◆ **What you are asked to do**
Which lines in the entries below contain the string "navy"? Show each of them in full.

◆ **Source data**

..............................

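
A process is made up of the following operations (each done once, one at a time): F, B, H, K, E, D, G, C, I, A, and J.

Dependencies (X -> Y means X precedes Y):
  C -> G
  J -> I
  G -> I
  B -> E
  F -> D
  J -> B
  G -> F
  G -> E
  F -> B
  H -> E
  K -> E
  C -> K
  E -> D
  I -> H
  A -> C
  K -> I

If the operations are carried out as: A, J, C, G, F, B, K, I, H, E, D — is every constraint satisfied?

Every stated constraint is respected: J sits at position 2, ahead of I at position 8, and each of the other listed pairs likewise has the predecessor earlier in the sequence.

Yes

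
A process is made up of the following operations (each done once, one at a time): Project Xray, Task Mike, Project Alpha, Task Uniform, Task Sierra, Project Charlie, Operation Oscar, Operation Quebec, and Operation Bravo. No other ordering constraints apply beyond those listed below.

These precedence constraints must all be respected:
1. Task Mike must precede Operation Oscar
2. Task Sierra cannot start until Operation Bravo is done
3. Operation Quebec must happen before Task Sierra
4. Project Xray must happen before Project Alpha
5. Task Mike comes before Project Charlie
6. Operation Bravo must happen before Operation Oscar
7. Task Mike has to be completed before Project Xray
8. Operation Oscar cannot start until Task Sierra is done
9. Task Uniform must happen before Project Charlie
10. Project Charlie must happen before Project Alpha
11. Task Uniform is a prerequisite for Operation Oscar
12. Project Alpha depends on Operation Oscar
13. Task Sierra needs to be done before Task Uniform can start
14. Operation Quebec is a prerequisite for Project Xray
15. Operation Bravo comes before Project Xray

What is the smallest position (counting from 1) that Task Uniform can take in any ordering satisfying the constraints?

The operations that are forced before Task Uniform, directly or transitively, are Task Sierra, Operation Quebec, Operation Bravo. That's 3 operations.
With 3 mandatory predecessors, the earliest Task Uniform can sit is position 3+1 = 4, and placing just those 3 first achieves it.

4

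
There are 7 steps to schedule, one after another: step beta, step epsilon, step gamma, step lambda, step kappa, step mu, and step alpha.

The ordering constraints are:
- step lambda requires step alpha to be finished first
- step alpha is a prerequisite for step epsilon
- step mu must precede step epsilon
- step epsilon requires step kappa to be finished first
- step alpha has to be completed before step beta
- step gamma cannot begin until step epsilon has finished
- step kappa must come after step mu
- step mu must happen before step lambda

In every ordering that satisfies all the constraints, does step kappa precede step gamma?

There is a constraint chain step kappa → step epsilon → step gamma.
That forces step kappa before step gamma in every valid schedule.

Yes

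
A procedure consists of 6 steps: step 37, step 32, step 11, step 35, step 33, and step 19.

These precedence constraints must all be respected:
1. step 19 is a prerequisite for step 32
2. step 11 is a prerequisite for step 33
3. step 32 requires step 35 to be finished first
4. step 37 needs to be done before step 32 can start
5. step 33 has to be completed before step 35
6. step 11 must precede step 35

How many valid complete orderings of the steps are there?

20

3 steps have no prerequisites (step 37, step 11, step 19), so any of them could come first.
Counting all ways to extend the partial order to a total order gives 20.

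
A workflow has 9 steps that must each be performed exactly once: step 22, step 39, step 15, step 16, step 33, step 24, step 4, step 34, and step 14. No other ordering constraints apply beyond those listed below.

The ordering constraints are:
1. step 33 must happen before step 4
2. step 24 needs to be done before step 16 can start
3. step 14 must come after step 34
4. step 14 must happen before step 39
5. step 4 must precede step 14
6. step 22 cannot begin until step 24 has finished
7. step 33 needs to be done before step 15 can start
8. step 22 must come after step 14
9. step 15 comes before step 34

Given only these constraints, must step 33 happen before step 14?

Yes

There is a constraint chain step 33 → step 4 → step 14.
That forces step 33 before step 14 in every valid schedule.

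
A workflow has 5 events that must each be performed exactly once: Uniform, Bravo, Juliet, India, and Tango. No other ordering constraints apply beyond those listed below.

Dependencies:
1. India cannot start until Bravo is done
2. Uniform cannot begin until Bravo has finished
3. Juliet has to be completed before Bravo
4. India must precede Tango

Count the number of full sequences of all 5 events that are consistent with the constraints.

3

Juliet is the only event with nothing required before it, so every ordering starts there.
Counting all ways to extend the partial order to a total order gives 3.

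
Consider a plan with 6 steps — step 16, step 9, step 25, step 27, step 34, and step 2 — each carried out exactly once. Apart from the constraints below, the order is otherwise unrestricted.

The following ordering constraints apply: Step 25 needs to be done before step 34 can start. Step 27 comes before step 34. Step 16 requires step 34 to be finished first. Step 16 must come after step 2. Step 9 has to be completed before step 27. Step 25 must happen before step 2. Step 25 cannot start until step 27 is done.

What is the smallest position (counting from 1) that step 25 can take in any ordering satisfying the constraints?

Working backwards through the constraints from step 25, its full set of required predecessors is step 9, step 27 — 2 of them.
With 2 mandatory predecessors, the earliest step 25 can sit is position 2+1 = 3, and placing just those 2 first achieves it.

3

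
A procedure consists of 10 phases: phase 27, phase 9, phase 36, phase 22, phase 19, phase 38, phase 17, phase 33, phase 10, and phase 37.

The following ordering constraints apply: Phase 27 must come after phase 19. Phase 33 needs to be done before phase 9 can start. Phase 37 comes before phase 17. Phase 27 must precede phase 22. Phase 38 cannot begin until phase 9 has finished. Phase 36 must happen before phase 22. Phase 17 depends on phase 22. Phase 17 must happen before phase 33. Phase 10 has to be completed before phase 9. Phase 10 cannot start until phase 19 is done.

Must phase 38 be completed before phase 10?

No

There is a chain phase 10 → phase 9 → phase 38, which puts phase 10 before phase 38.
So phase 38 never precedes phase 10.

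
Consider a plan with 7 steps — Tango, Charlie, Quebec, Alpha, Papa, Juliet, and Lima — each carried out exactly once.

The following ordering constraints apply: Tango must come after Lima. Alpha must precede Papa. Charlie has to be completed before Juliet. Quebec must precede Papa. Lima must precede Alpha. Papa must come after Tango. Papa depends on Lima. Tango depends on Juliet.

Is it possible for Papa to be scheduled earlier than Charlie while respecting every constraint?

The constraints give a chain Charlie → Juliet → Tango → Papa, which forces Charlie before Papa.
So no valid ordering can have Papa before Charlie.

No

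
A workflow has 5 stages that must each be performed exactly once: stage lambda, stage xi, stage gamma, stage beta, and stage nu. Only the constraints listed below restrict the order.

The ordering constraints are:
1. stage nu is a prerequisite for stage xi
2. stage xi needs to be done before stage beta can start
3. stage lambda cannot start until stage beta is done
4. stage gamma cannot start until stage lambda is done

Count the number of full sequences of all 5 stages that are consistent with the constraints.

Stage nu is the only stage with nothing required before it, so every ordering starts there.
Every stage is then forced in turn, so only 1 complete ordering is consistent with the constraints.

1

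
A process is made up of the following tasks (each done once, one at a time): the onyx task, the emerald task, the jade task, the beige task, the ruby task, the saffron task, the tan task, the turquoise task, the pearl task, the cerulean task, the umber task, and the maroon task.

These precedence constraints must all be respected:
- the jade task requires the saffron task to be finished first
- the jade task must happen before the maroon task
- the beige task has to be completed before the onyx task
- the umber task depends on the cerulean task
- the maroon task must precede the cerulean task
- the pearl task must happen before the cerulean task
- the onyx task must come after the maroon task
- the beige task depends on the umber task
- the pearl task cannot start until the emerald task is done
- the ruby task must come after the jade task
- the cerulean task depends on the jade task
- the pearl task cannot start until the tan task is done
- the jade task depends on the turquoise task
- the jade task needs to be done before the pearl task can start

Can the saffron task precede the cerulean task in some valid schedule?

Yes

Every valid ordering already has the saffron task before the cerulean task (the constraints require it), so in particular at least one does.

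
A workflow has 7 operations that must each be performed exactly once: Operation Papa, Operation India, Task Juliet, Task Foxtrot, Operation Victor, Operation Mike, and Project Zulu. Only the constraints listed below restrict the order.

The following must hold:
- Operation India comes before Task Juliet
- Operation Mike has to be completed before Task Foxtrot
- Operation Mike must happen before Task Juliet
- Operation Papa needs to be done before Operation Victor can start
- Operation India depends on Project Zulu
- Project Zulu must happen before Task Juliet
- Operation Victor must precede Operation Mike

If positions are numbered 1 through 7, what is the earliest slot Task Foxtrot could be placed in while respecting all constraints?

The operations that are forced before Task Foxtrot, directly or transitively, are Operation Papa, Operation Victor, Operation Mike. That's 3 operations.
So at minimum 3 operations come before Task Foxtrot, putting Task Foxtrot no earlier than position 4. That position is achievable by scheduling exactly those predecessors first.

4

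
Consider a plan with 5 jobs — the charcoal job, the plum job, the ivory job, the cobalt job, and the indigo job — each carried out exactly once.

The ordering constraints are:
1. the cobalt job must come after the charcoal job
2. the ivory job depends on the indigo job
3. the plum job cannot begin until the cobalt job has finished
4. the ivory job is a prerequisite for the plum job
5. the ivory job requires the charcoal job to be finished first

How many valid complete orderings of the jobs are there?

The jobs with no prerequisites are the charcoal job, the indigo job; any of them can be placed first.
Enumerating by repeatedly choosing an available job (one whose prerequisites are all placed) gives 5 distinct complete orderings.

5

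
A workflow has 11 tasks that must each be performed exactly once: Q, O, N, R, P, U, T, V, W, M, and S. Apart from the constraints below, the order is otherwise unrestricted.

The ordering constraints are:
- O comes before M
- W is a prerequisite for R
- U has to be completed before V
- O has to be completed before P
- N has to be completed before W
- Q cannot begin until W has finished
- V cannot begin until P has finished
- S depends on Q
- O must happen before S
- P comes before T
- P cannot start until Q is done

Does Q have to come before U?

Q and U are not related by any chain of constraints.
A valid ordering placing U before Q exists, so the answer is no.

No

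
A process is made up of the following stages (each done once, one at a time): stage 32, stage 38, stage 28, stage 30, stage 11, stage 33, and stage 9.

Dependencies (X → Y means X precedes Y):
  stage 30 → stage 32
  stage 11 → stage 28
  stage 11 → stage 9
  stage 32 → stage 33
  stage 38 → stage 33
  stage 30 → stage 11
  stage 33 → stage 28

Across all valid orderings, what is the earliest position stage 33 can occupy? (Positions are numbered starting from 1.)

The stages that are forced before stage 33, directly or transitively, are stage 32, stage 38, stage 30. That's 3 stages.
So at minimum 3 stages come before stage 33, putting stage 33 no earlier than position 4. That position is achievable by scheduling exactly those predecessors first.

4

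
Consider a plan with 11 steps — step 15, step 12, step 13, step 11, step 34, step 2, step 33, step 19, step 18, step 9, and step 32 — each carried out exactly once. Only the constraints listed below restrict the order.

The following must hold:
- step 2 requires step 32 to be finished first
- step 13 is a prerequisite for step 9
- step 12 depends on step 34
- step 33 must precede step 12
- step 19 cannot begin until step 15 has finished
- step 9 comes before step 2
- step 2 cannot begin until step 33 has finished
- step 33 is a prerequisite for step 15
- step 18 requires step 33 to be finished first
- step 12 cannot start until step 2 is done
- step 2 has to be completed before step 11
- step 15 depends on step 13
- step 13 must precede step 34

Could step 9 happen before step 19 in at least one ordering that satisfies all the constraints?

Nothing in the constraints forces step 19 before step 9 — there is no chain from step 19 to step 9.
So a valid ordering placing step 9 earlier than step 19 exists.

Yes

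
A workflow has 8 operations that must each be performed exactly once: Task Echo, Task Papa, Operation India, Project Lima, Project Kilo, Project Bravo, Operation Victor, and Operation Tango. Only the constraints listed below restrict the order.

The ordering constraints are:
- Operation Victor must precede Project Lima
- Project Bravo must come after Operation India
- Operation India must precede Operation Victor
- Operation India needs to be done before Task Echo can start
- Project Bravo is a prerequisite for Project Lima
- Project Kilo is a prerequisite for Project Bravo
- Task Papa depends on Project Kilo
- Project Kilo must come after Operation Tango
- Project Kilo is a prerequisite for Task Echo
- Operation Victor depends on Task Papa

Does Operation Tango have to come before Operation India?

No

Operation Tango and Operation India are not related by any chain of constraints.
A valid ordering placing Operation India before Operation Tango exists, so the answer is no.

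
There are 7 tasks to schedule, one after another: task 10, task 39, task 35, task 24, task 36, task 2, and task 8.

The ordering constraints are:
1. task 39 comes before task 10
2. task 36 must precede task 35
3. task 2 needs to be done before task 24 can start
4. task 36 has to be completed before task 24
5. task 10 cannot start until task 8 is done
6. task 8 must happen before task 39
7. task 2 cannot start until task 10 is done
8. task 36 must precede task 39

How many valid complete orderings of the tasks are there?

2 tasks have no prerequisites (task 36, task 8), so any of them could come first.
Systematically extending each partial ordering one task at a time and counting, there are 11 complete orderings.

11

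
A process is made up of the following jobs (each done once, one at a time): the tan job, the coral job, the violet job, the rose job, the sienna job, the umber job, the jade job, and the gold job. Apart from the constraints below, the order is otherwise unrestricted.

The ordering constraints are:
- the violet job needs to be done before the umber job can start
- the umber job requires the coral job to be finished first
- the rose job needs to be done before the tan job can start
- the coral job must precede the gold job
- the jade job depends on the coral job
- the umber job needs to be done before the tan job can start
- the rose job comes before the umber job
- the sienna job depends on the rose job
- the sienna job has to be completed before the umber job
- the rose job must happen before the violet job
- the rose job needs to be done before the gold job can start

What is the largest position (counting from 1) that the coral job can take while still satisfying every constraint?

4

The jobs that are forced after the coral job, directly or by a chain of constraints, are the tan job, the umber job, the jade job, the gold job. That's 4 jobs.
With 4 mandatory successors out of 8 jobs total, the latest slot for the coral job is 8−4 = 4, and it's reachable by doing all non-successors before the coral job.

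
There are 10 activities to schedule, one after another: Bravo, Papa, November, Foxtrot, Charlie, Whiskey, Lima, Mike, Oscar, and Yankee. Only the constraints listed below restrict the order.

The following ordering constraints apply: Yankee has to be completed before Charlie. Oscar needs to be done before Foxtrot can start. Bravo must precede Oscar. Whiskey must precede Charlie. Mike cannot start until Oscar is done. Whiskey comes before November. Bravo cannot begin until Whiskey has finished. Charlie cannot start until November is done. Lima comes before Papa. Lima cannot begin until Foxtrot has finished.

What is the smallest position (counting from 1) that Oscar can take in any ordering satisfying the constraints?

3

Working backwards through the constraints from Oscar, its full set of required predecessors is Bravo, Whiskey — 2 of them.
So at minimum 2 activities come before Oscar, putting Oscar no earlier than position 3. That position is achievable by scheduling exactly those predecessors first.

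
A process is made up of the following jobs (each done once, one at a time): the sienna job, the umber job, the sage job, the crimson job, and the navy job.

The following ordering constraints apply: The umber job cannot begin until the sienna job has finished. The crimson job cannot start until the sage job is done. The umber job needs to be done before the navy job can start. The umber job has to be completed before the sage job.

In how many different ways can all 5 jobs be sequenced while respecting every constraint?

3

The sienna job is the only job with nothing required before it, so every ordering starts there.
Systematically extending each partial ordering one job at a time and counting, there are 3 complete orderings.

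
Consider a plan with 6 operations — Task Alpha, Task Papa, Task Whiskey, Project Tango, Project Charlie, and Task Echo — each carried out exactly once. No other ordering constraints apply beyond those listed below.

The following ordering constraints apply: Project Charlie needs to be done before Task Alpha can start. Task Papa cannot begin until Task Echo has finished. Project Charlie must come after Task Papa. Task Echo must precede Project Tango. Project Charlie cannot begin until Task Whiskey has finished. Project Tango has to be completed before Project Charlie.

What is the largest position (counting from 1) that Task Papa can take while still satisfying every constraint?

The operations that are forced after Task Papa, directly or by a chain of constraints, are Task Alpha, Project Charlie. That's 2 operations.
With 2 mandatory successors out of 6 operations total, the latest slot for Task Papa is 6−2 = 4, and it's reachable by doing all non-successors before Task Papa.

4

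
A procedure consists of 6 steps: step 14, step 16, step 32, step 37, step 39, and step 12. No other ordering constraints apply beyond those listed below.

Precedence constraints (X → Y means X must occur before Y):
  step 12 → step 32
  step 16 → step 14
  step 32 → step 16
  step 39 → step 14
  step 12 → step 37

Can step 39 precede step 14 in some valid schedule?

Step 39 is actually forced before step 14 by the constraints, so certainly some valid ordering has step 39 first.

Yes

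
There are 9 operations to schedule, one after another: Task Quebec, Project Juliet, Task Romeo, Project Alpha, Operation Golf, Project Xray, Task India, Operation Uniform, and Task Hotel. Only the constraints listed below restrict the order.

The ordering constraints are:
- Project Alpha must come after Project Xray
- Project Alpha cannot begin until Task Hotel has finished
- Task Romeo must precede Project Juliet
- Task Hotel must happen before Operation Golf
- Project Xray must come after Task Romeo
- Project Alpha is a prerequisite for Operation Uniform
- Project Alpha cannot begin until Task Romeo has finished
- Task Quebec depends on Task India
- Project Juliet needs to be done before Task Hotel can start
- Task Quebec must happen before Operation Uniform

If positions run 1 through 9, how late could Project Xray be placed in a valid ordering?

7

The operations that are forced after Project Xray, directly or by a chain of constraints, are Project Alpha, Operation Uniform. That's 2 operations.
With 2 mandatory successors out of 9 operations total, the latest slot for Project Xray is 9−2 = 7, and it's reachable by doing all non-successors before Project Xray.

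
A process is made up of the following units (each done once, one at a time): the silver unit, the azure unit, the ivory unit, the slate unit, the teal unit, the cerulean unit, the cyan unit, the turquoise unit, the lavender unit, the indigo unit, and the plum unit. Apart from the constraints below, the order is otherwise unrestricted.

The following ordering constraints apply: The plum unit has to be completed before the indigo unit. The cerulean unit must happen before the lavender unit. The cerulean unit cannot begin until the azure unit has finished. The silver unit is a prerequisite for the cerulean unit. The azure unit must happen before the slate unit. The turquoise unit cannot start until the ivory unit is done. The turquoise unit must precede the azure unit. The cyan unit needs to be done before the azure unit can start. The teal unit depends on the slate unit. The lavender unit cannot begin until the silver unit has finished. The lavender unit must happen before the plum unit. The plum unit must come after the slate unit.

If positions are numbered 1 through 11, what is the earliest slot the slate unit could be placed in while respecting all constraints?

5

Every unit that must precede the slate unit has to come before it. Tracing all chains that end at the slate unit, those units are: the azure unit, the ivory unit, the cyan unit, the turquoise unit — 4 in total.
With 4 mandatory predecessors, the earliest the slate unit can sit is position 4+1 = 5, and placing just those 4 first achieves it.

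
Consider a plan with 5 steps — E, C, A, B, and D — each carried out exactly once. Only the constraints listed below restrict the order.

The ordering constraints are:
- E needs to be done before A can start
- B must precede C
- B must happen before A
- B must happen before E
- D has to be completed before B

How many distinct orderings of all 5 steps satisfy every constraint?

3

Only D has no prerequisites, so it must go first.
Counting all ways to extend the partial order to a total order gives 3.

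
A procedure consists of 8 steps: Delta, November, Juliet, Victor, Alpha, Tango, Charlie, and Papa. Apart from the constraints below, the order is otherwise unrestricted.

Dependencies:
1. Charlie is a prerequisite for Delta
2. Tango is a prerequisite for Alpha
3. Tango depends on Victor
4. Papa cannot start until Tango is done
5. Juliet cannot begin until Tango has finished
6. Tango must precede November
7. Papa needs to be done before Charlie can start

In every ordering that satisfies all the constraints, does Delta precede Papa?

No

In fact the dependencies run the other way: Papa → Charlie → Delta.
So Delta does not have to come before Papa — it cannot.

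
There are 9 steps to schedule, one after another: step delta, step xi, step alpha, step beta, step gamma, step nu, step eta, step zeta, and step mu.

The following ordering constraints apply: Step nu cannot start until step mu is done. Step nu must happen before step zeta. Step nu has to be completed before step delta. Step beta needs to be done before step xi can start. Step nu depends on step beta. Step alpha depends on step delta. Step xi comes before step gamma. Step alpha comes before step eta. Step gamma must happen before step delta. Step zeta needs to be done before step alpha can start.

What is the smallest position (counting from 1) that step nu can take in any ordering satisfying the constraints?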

..............................

◆ **Solution to the exercise**
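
A process is made up of the following jobs (each done once, one at a time): the sienna job, the umber job, the sage job, the crimson job, and the navy job.
The following ordering constraints apply: The umber job cannot begin until the sienna job has finished. The crimson job cannot start until the sage job is done. The umber job needs to be done before the navy job can start. The umber job has to be completed before the sage job.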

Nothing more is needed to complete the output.